Exercise » Print the records below from the first line through the line containing "[1] copy 5B", both included, word for word.

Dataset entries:

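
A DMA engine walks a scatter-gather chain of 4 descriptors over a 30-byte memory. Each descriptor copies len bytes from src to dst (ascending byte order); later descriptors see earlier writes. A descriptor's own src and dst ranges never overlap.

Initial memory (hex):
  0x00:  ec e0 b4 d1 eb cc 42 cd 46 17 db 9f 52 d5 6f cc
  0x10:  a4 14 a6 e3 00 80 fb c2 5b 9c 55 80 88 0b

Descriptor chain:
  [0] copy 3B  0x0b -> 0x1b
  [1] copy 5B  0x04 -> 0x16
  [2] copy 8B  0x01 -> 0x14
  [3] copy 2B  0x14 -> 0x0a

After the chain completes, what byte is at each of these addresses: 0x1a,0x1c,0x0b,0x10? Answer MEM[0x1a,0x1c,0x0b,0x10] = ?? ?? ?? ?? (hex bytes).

[0] 0x0b->0x1b len=3 : 9f 52 d5
[1] 0x04->0x16 len=5 : eb cc 42 cd 46
[2] 0x01->0x14 len=8 : e0 b4 d1 eb cc 42 cd 46
[3] 0x14->0x0a len=2 : e0 b4
query mem[0x1a]=0xcd, mem[0x1c]=0x52, mem[0x0b]=0xb4, mem[0x10]=0xa4

MEM[0x1a,0x1c,0x0b,0x10] = cd 52 b4 a4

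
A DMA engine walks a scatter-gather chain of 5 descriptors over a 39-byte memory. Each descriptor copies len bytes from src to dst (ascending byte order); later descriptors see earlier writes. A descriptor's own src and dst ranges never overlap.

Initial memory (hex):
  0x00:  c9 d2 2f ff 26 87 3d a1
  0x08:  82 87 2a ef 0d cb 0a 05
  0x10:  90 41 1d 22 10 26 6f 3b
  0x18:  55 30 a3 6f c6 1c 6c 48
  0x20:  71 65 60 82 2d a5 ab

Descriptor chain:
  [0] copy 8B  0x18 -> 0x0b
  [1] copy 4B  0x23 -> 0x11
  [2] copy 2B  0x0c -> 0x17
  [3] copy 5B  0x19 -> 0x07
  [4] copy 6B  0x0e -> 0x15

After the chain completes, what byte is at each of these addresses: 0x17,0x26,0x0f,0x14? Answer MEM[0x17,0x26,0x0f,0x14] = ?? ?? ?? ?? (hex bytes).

[0] 0x18->0x0b len=8 : 55 30 a3 6f c6 1c 6c 48
[1] 0x23->0x11 len=4 : 82 2d a5 ab
[2] 0x0c->0x17 len=2 : 30 a3
[3] 0x19->0x07 len=5 : 30 a3 6f c6 1c
[4] 0x0e->0x15 len=6 : 6f c6 1c 82 2d a5
query mem[0x17]=0x1c, mem[0x26]=0xab, mem[0x0f]=0xc6, mem[0x14]=0xab

MEM[0x17,0x26,0x0f,0x14] = 1c ab c6 ab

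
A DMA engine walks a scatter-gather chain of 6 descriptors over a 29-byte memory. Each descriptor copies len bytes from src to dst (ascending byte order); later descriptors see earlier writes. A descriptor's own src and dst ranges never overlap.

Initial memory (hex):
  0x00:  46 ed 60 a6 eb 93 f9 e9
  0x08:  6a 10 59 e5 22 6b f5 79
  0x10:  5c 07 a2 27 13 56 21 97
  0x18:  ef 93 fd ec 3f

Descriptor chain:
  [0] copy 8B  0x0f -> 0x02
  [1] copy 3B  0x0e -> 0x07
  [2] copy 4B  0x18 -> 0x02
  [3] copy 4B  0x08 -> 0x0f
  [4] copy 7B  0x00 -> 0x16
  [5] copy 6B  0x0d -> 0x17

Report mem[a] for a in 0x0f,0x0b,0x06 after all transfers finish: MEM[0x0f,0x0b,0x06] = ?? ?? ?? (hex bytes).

MEM[0x0f,0x0b,0x06] = 79 e5 27

D0: mem[0x02..0x09] <- [79 5c 07 a2 27 13 56 21]
D1: mem[0x07..0x09] <- [f5 79 5c]
D2: mem[0x02..0x05] <- [ef 93 fd ec]
D3: mem[0x0f..0x12] <- [79 5c 59 e5]
D4: mem[0x16..0x1c] <- [46 ed ef 93 fd ec 27]
D5: mem[0x17..0x1c] <- [6b f5 79 5c 59 e5]
query mem[0x0f]=0x79, mem[0x0b]=0xe5, mem[0x06]=0x27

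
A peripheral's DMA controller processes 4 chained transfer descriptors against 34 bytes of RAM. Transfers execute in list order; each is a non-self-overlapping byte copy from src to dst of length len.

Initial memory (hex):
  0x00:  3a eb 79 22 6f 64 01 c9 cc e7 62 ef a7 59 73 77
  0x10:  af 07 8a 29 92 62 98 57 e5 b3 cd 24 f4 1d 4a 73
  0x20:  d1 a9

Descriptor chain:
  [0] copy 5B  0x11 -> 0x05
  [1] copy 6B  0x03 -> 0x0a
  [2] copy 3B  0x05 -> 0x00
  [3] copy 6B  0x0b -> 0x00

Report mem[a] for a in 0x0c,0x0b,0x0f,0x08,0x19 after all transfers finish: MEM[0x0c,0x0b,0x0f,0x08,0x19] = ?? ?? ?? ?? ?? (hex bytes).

#0 dst[0x05+5] := {0x07,0x8a,0x29,0x92,0x62}
#1 dst[0x0a+6] := {0x22,0x6f,0x07,0x8a,0x29,0x92}
#2 dst[0x00+3] := {0x07,0x8a,0x29}
#3 dst[0x00+6] := {0x6f,0x07,0x8a,0x29,0x92,0xaf}
query mem[0x0c]=0x07, mem[0x0b]=0x6f, mem[0x0f]=0x92, mem[0x08]=0x92, mem[0x19]=0xb3

MEM[0x0c,0x0b,0x0f,0x08,0x19] = 07 6f 92 92 b3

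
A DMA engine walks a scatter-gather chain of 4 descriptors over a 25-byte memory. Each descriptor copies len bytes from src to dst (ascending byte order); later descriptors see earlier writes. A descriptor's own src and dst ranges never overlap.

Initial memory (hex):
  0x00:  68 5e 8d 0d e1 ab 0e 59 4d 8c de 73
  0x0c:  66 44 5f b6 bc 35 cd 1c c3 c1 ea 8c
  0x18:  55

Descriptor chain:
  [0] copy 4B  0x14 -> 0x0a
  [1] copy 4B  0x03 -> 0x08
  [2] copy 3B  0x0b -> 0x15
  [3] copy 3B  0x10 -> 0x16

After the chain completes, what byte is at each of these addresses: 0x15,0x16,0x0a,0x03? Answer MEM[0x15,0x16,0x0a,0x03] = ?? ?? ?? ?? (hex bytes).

MEM[0x15,0x16,0x0a,0x03] = 0e bc ab 0d

#0 dst[0x0a+4] := {0xc3,0xc1,0xea,0x8c}
#1 dst[0x08+4] := {0x0d,0xe1,0xab,0x0e}
#2 dst[0x15+3] := {0x0e,0xea,0x8c}
#3 dst[0x16+3] := {0xbc,0x35,0xcd}
query mem[0x15]=0x0e, mem[0x16]=0xbc, mem[0x0a]=0xab, mem[0x03]=0x0d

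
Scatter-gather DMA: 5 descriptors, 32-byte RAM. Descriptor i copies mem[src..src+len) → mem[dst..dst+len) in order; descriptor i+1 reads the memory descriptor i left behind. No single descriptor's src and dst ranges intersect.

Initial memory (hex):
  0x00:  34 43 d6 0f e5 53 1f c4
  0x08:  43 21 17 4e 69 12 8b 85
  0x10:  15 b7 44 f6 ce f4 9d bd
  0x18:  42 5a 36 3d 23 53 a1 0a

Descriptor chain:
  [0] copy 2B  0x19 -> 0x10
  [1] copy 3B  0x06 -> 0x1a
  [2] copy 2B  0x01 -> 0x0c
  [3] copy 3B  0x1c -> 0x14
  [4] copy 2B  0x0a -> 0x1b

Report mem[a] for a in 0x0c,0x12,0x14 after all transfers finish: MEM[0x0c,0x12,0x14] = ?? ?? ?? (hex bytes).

MEM[0x0c,0x12,0x14] = 43 44 43

#0 dst[0x10+2] := {0x5a,0x36}
#1 dst[0x1a+3] := {0x1f,0xc4,0x43}
#2 dst[0x0c+2] := {0x43,0xd6}
#3 dst[0x14+3] := {0x43,0x53,0xa1}
#4 dst[0x1b+2] := {0x17,0x4e}
query mem[0x0c]=0x43, mem[0x12]=0x44, mem[0x14]=0x43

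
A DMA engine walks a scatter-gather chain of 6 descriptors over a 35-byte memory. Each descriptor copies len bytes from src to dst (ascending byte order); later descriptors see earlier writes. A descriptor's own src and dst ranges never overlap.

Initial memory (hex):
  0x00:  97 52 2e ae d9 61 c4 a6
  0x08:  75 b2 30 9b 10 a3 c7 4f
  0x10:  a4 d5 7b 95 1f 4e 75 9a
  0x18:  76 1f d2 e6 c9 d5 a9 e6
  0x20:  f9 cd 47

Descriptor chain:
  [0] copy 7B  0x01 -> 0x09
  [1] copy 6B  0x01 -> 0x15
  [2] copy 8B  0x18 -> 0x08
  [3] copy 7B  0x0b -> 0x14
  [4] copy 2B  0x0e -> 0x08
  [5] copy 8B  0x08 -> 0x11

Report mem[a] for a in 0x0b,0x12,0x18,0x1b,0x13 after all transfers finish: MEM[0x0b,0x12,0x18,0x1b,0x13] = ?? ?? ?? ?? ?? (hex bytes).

MEM[0x0b,0x12,0x18,0x1b,0x13] = e6 e6 e6 e6 c4

#0 dst[0x09+7] := {0x52,0x2e,0xae,0xd9,0x61,0xc4,0xa6}
#1 dst[0x15+6] := {0x52,0x2e,0xae,0xd9,0x61,0xc4}
#2 dst[0x08+8] := {0xd9,0x61,0xc4,0xe6,0xc9,0xd5,0xa9,0xe6}
#3 dst[0x14+7] := {0xe6,0xc9,0xd5,0xa9,0xe6,0xa4,0xd5}
#4 dst[0x08+2] := {0xa9,0xe6}
#5 dst[0x11+8] := {0xa9,0xe6,0xc4,0xe6,0xc9,0xd5,0xa9,0xe6}
query mem[0x0b]=0xe6, mem[0x12]=0xe6, mem[0x18]=0xe6, mem[0x1b]=0xe6, mem[0x13]=0xc4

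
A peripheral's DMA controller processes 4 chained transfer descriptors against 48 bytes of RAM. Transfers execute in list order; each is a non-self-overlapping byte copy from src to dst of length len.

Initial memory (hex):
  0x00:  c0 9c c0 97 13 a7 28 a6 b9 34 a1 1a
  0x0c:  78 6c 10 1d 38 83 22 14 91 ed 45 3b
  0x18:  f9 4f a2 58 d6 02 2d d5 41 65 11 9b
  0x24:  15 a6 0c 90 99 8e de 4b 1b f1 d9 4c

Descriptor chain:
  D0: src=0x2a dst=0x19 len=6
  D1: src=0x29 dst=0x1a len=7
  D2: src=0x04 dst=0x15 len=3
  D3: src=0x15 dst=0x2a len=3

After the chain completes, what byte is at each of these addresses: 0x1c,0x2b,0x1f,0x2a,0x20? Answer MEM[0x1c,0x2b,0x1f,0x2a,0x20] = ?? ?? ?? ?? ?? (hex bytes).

[0] 0x2a->0x19 len=6 : de 4b 1b f1 d9 4c
[1] 0x29->0x1a len=7 : 8e de 4b 1b f1 d9 4c
[2] 0x04->0x15 len=3 : 13 a7 28
[3] 0x15->0x2a len=3 : 13 a7 28
query mem[0x1c]=0x4b, mem[0x2b]=0xa7, mem[0x1f]=0xd9, mem[0x2a]=0x13, mem[0x20]=0x4c

MEM[0x1c,0x2b,0x1f,0x2a,0x20] = 4b a7 d9 13 4c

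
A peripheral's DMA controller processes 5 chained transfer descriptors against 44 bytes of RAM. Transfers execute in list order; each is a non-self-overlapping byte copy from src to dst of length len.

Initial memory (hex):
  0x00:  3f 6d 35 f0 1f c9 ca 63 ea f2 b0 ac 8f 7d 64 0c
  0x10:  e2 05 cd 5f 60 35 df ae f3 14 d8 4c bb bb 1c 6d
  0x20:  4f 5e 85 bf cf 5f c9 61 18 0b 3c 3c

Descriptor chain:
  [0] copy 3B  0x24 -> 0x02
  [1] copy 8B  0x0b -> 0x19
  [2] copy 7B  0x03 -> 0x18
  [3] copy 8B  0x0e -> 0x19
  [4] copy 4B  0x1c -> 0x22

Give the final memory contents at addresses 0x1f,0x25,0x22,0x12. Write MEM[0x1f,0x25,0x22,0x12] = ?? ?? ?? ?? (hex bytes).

MEM[0x1f,0x25,0x22,0x12] = 60 60 05 cd

  after D0: wrote 3B at 0x02 = cf5fc9
  after D1: wrote 8B at 0x19 = ac8f7d640ce205cd
  after D2: wrote 7B at 0x18 = 5fc9c9ca63eaf2
  after D3: wrote 8B at 0x19 = 640ce205cd5f6035
  after D4: wrote 4B at 0x22 = 05cd5f60
query mem[0x1f]=0x60, mem[0x25]=0x60, mem[0x22]=0x05, mem[0x12]=0xcd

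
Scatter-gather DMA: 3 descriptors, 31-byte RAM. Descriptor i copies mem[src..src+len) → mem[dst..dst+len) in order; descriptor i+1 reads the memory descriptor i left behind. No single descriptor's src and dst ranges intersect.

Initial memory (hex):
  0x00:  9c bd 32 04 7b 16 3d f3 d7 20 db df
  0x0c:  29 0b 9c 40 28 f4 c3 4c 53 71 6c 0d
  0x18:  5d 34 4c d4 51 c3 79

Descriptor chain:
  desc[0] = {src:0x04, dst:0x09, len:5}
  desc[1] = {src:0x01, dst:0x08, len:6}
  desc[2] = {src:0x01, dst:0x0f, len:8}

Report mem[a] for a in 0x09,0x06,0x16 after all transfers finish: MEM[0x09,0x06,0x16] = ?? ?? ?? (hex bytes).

#0 dst[0x09+5] := {0x7b,0x16,0x3d,0xf3,0xd7}
#1 dst[0x08+6] := {0xbd,0x32,0x04,0x7b,0x16,0x3d}
#2 dst[0x0f+8] := {0xbd,0x32,0x04,0x7b,0x16,0x3d,0xf3,0xbd}
query mem[0x09]=0x32, mem[0x06]=0x3d, mem[0x16]=0xbd

MEM[0x09,0x06,0x16] = 32 3d bd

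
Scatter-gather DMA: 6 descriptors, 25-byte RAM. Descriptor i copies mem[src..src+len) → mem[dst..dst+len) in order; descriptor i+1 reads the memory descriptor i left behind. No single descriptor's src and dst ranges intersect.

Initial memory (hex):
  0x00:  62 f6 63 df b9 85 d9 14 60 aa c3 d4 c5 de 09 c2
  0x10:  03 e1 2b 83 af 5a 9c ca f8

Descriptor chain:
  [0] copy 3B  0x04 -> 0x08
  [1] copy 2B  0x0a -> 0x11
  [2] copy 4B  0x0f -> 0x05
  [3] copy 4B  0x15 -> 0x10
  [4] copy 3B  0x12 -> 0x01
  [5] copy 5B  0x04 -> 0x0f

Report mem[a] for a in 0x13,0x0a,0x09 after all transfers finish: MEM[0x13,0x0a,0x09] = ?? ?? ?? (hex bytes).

MEM[0x13,0x0a,0x09] = d4 d9 85

[0] 0x04->0x08 len=3 : b9 85 d9
[1] 0x0a->0x11 len=2 : d9 d4
[2] 0x0f->0x05 len=4 : c2 03 d9 d4
[3] 0x15->0x10 len=4 : 5a 9c ca f8
[4] 0x12->0x01 len=3 : ca f8 af
[5] 0x04->0x0f len=5 : b9 c2 03 d9 d4
query mem[0x13]=0xd4, mem[0x0a]=0xd9, mem[0x09]=0x85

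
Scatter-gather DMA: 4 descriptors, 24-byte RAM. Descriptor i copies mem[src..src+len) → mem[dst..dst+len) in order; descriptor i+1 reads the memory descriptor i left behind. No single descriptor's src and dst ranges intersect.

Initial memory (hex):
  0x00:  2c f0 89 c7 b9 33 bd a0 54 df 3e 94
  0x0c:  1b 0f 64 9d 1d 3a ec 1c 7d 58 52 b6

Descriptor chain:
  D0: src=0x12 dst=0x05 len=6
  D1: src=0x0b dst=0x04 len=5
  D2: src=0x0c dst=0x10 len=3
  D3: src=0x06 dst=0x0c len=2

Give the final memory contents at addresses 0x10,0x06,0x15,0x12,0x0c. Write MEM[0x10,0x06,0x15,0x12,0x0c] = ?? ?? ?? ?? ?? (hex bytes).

MEM[0x10,0x06,0x15,0x12,0x0c] = 1b 0f 58 64 0f

D0: mem[0x05..0x0a] <- [ec 1c 7d 58 52 b6]
D1: mem[0x04..0x08] <- [94 1b 0f 64 9d]
D2: mem[0x10..0x12] <- [1b 0f 64]
D3: mem[0x0c..0x0d] <- [0f 64]
query mem[0x10]=0x1b, mem[0x06]=0x0f, mem[0x15]=0x58, mem[0x12]=0x64, mem[0x0c]=0x0f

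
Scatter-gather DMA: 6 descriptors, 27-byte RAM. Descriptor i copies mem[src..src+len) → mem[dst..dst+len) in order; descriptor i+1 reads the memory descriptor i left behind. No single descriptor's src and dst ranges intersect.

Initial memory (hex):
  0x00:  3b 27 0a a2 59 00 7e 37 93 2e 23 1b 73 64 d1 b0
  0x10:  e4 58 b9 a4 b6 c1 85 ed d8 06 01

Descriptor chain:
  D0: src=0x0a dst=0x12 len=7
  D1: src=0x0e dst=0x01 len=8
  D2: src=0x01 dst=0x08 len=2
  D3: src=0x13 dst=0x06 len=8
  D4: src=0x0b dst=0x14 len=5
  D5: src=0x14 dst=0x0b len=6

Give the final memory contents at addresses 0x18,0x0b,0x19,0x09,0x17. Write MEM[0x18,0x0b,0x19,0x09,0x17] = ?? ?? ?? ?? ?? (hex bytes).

[0] 0x0a->0x12 len=7 : 23 1b 73 64 d1 b0 e4
[1] 0x0e->0x01 len=8 : d1 b0 e4 58 23 1b 73 64
[2] 0x01->0x08 len=2 : d1 b0
[3] 0x13->0x06 len=8 : 1b 73 64 d1 b0 e4 06 01
[4] 0x0b->0x14 len=5 : e4 06 01 d1 b0
[5] 0x14->0x0b len=6 : e4 06 01 d1 b0 06
query mem[0x18]=0xb0, mem[0x0b]=0xe4, mem[0x19]=0x06, mem[0x09]=0xd1, mem[0x17]=0xd1

MEM[0x18,0x0b,0x19,0x09,0x17] = b0 e4 06 d1 d1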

Task result »
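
A DMA engine walks a scatter-gather chain of 4 descriptors over a 30-byte memory. Each descriptor copies len bytes from src to dst (ascending byte order); later descriptors see earlier writes. A descriptor's own src and dst ranges never overlap.

Initial memory (hex):
  0x00:  ec e0 b4 d1 eb cc 42 cd 46 17 db 9f 52 d5 6f cc
  0x10:  a4 14 a6 e3 00 80 fb c2 5b 9c 55 80 88 0b

Descriptor chain:
  [0] copy 3B  0x0b -> 0x1b
  [1] copy 5B  0x04 -> 0x16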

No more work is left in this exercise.